§ **Data listing**:

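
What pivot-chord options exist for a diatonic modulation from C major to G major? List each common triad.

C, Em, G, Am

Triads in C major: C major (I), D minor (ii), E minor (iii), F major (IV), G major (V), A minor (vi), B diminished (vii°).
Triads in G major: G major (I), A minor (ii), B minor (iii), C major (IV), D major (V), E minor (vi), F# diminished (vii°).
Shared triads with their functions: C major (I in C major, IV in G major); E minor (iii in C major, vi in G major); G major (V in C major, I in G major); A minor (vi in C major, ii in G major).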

§ **Directions for this task**:
Each entry is to be returned in full, character for character.

§ **Exercise output**:
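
What pivot-chord options exist for a diatonic modulation from C major to G major? List each common triad.

C, Em, G, Am

Triads in C major: C major (I), D minor (ii), E minor (iii), F major (IV), G major (V), A minor (vi), B diminished (vii°).
Triads in G major: G major (I), A minor (ii), B minor (iii), C major (IV), D major (V), E minor (vi), F# diminished (vii°).
Shared triads with their functions: C major (I in C major, IV in G major); E minor (iii in C major, vi in G major); G major (V in C major, I in G major); A minor (vi in C major, ii in G major).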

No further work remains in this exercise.